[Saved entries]
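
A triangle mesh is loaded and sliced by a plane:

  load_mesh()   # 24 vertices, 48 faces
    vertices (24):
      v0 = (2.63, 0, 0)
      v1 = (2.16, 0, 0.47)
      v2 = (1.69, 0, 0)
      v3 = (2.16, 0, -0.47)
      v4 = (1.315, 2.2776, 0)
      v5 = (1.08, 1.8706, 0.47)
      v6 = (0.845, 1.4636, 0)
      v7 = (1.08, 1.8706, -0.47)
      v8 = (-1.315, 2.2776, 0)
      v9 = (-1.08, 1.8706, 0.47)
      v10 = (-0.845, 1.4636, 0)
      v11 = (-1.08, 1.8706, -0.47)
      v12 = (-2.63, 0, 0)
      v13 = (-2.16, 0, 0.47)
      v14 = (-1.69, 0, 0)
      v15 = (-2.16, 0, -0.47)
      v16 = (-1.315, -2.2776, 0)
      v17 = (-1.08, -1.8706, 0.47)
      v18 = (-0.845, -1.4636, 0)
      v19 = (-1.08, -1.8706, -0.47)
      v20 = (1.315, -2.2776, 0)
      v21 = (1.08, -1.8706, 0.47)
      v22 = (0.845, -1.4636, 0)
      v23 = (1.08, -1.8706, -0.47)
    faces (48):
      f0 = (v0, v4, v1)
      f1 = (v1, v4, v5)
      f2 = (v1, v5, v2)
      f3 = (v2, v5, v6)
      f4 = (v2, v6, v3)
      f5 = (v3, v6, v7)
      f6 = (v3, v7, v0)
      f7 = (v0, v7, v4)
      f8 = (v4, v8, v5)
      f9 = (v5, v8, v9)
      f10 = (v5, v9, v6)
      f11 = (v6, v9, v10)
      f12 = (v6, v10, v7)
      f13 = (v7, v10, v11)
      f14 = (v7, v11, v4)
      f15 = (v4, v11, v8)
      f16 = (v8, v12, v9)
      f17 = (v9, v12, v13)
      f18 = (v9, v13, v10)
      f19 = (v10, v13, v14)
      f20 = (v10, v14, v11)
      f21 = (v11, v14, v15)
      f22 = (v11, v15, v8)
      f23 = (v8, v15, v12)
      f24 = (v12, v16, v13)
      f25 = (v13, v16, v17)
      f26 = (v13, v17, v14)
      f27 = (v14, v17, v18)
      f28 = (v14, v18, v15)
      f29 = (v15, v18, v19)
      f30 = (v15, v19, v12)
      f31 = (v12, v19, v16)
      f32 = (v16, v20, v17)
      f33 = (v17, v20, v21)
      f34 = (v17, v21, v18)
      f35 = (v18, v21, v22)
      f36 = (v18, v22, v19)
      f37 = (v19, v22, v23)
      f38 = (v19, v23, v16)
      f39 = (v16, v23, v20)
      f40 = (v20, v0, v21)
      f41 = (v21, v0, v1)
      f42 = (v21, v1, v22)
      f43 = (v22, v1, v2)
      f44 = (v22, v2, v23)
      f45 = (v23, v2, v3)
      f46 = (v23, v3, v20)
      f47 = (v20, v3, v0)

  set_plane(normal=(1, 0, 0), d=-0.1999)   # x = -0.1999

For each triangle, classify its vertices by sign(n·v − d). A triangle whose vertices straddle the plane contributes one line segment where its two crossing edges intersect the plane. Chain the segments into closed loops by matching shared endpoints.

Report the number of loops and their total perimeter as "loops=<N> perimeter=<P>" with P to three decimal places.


loops=2 perimeter=4.974

Straddling triangles (16 of 48):
  (v4,v8,v5) [+-+] → (-0.1999, 2.2776, 0)–(-0.1999, 2.0881, 0.21883)  len=0.2895
  (v5,v8,v9) [+--] → (-0.1999, 2.0881, 0.21883)–(-0.1999, 1.8706, 0.47)  len=0.3323
  (v5,v9,v6) [+-+] → (-0.1999, 1.8706, 0.47)–(-0.1999, 1.68452, 0.255118)  len=0.2843
  (v6,v9,v10) [+--] → (-0.1999, 1.68452, 0.255118)–(-0.1999, 1.4636, 0)  len=0.3375
  (v6,v10,v7) [+-+] → (-0.1999, 1.4636, 0)–(-0.1999, 1.59999, -0.157505)  len=0.2084
  (v7,v10,v11) [+--] → (-0.1999, 1.59999, -0.157505)–(-0.1999, 1.8706, -0.47)  len=0.4134
  (v7,v11,v4) [+-+] → (-0.1999, 1.8706, -0.47)–(-0.1999, 2.02016, -0.297287)  len=0.2285
  (v4,v11,v8) [+--] → (-0.1999, 2.02016, -0.297287)–(-0.1999, 2.2776, 0)  len=0.3933
  (v16,v20,v17) [-+-] → (-0.1999, -2.2776, 0)–(-0.1999, -2.02016, 0.297287)  len=0.3933
  (v17,v20,v21) [-++] → (-0.1999, -2.02016, 0.297287)–(-0.1999, -1.8706, 0.47)  len=0.2285
  (v17,v21,v18) [-+-] → (-0.1999, -1.8706, 0.47)–(-0.1999, -1.59999, 0.157505)  len=0.4134
  (v18,v21,v22) [-++] → (-0.1999, -1.59999, 0.157505)–(-0.1999, -1.4636, 0)  len=0.2084
  (v18,v22,v19) [-+-] → (-0.1999, -1.4636, 0)–(-0.1999, -1.68452, -0.255118)  len=0.3375
  (v19,v22,v23) [-++] → (-0.1999, -1.68452, -0.255118)–(-0.1999, -1.8706, -0.47)  len=0.2843
  (v19,v23,v16) [-+-] → (-0.1999, -1.8706, -0.47)–(-0.1999, -2.0881, -0.21883)  len=0.3323
  (v16,v23,v20) [-++] → (-0.1999, -2.0881, -0.21883)–(-0.1999, -2.2776, 0)  len=0.2895

Chained into 2 loop(s):
  loop 1: 8 segments, perimeter = 2.4869
  loop 2: 8 segments, perimeter = 2.4869
Total perimeter = 4.974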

§ **Exercise objective**
Please give again the lines above between the line holding "v6 = (0.845, 1.4636, 0)" and the line holding "f27 = (v14, v17, v18)", inclusive, exactly as they are and with nothing added.

§ **Exercise response**
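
      v6 = (0.845, 1.4636, 0)
      v7 = (1.08, 1.8706, -0.47)
      v8 = (-1.315, 2.2776, 0)
      v9 = (-1.08, 1.8706, 0.47)
      v10 = (-0.845, 1.4636, 0)
      v11 = (-1.08, 1.8706, -0.47)
      v12 = (-2.63, 0, 0)
      v13 = (-2.16, 0, 0.47)
      v14 = (-1.69, 0, 0)
      v15 = (-2.16, 0, -0.47)
      v16 = (-1.315, -2.2776, 0)
      v17 = (-1.08, -1.8706, 0.47)
      v18 = (-0.845, -1.4636, 0)
      v19 = (-1.08, -1.8706, -0.47)
      v20 = (1.315, -2.2776, 0)
      v21 = (1.08, -1.8706, 0.47)
      v22 = (0.845, -1.4636, 0)
      v23 = (1.08, -1.8706, -0.47)
    faces (48):
      f0 = (v0, v4, v1)
      f1 = (v1, v4, v5)
      f2 = (v1, v5, v2)
      f3 = (v2, v5, v6)
      f4 = (v2, v6, v3)
      f5 = (v3, v6, v7)
      f6 = (v3, v7, v0)
      f7 = (v0, v7, v4)
      f8 = (v4, v8, v5)
      f9 = (v5, v8, v9)
      f10 = (v5, v9, v6)
      f11 = (v6, v9, v10)
      f12 = (v6, v10, v7)
      f13 = (v7, v10, v11)
      f14 = (v7, v11, v4)
      f15 = (v4, v11, v8)
      f16 = (v8, v12, v9)
      f17 = (v9, v12, v13)
      f18 = (v9, v13, v10)
      f19 = (v10, v13, v14)
      f20 = (v10, v14, v11)
      f21 = (v11, v14, v15)
      f22 = (v11, v15, v8)
      f23 = (v8, v15, v12)
      f24 = (v12, v16, v13)
      f25 = (v13, v16, v17)
      f26 = (v13, v17, v14)
      f27 = (v14, v17, v18)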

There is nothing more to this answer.